[Data section Boundary: Start]

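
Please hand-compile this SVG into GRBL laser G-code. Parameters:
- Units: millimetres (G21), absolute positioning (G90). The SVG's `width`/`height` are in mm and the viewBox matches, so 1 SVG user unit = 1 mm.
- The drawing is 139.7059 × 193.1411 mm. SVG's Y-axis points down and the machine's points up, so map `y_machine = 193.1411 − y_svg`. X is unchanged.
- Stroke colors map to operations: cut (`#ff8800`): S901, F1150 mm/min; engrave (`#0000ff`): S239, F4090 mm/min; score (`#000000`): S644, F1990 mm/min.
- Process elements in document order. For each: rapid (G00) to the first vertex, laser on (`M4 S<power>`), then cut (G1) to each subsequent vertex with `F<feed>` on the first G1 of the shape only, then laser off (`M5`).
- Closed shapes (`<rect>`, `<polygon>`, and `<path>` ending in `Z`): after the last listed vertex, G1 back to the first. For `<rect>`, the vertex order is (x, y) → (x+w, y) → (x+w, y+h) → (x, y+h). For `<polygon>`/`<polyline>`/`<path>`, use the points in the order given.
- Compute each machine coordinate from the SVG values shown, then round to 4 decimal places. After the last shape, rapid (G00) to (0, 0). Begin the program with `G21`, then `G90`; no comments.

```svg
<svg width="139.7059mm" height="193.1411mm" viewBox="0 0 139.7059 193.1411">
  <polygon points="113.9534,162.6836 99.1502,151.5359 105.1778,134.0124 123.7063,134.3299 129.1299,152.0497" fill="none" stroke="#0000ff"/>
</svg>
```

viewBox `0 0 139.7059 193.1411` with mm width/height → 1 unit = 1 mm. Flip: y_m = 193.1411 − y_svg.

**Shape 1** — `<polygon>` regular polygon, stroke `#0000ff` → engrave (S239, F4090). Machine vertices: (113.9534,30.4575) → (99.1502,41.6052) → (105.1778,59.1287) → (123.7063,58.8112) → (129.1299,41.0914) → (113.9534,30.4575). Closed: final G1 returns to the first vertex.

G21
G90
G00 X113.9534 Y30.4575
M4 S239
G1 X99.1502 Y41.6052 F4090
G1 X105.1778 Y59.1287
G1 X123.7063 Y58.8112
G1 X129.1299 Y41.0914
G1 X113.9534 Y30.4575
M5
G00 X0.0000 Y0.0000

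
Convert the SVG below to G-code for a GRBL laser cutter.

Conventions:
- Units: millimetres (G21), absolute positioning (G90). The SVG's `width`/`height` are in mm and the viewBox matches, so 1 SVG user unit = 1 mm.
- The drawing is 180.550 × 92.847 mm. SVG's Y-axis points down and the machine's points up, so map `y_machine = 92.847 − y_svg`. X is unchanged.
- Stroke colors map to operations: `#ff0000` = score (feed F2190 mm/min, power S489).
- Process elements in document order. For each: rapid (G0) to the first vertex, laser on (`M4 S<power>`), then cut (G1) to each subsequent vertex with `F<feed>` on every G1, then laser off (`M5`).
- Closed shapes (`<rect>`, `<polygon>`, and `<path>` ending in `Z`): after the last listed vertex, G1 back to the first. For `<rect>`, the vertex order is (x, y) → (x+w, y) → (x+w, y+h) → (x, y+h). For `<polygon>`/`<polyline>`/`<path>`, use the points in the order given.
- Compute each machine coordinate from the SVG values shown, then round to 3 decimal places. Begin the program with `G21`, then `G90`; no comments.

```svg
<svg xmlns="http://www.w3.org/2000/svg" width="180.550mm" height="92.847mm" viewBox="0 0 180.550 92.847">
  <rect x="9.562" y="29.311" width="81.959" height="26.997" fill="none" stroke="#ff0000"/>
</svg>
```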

[Data section Boundary: End]
[Data section Boundary: Start]

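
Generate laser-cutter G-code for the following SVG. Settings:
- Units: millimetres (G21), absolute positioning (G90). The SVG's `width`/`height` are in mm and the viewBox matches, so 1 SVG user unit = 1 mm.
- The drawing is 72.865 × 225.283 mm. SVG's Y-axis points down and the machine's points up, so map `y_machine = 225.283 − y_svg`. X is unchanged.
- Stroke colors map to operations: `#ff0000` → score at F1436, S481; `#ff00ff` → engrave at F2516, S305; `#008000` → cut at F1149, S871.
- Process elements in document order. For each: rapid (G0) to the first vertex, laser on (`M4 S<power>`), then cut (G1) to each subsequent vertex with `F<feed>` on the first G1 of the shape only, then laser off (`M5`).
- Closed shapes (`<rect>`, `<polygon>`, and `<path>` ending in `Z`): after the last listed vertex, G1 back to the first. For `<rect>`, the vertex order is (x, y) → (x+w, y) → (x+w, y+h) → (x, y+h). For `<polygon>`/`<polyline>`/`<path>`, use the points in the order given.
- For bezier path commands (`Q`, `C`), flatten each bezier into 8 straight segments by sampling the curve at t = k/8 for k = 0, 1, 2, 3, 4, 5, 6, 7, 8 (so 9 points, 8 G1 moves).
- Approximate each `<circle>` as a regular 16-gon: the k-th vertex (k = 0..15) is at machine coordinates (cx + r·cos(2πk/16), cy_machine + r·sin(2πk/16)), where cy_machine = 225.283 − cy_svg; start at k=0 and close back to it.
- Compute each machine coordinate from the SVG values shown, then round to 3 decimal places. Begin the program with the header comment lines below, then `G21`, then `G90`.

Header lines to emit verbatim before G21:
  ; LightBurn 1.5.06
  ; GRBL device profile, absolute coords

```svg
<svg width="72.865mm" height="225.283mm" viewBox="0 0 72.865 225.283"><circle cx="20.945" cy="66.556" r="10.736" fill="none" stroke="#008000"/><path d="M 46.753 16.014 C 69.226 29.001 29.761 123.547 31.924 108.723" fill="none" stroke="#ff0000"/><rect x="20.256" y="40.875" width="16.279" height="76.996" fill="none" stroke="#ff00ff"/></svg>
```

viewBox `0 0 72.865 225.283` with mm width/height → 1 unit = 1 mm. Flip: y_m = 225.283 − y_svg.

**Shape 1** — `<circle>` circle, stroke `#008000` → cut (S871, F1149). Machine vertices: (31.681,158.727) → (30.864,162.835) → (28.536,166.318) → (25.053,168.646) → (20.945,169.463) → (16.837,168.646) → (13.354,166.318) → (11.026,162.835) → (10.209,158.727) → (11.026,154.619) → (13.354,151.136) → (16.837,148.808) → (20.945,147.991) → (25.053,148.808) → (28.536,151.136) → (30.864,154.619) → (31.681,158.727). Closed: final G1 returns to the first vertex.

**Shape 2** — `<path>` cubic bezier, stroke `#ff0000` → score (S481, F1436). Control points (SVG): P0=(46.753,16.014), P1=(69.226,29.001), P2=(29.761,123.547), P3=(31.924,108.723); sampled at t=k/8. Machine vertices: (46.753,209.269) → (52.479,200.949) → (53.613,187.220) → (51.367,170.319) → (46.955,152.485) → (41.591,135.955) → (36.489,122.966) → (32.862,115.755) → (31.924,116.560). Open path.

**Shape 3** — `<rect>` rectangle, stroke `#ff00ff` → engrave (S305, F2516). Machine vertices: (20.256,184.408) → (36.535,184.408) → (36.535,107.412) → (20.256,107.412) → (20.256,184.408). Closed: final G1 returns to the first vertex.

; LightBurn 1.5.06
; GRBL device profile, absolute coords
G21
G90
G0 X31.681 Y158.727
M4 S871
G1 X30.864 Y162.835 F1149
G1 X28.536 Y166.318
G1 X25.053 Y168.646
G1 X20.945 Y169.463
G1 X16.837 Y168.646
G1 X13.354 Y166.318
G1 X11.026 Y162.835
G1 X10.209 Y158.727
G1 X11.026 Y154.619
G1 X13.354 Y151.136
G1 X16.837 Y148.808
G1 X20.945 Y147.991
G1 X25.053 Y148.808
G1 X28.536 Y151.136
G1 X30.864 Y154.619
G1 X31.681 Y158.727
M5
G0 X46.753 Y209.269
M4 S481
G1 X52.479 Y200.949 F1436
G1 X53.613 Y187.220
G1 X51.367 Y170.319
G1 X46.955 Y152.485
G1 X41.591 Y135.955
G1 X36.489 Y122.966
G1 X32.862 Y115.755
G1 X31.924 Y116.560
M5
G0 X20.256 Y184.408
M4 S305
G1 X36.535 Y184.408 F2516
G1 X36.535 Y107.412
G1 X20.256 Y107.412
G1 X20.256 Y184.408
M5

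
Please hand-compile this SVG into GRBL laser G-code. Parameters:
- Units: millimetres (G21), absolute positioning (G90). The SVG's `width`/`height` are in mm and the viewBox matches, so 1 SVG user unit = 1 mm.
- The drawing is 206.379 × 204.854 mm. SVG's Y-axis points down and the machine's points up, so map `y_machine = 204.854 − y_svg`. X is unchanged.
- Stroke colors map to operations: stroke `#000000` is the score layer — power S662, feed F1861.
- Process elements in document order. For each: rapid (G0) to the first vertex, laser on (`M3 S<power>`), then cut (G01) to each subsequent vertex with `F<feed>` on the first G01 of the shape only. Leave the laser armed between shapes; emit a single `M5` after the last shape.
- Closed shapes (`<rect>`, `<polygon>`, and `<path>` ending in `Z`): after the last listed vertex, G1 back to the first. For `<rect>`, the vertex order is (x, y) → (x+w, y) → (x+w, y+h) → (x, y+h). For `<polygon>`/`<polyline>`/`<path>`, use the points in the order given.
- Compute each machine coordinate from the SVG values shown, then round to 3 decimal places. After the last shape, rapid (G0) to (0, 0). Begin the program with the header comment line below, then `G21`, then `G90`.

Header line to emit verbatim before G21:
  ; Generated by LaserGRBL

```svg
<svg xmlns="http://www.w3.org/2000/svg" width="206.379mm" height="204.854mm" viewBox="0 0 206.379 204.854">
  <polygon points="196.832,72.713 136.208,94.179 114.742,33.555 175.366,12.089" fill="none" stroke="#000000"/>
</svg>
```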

[Data section Boundary: End]

# Task instructions
The string "emit" may appear in the lines of the records above. State how many lines contain it, with no other words.

# Answer area
3